## EXERCISE OBJECTIVE:
Report the lines of the material that carry the string "rising".

== DATASET ENTRIES ==

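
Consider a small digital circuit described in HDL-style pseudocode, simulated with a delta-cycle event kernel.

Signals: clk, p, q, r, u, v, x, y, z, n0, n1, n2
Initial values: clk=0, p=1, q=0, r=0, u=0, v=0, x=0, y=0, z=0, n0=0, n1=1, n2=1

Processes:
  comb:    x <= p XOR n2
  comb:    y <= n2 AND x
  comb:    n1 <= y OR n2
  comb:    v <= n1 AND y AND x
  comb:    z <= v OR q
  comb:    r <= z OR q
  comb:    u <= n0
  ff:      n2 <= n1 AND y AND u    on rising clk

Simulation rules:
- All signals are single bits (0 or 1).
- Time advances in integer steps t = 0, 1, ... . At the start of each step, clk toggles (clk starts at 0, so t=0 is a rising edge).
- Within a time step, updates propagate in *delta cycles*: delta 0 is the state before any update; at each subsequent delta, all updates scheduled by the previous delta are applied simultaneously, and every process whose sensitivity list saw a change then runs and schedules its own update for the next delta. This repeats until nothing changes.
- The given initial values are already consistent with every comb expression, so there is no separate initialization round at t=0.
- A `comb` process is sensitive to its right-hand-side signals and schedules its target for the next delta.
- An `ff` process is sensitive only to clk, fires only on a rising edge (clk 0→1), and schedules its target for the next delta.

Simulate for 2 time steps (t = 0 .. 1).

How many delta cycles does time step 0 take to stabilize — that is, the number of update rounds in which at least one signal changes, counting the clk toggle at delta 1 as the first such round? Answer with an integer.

[bits: x,clk,n1,q,p,v,z,n0,y,r,u,n2]
t=0: Δ0=001010000001 Δ1=011010000001 Δ2=011010000000 Δ3=110010000000 | 3Δ
t=1: Δ0=110010000000 Δ1=100010000000 | 1Δ

3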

===

## RESPONSE TO THE TASK:
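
  ff:      n2 <= n1 AND y AND u    on rising clk
- Time advances in integer steps t = 0, 1, ... . At the start of each step, clk toggles (clk starts at 0, so t=0 is a rising edge).
- An `ff` process is sensitive only to clk, fires only on a rising edge (clk 0→1), and schedules its target for the next delta.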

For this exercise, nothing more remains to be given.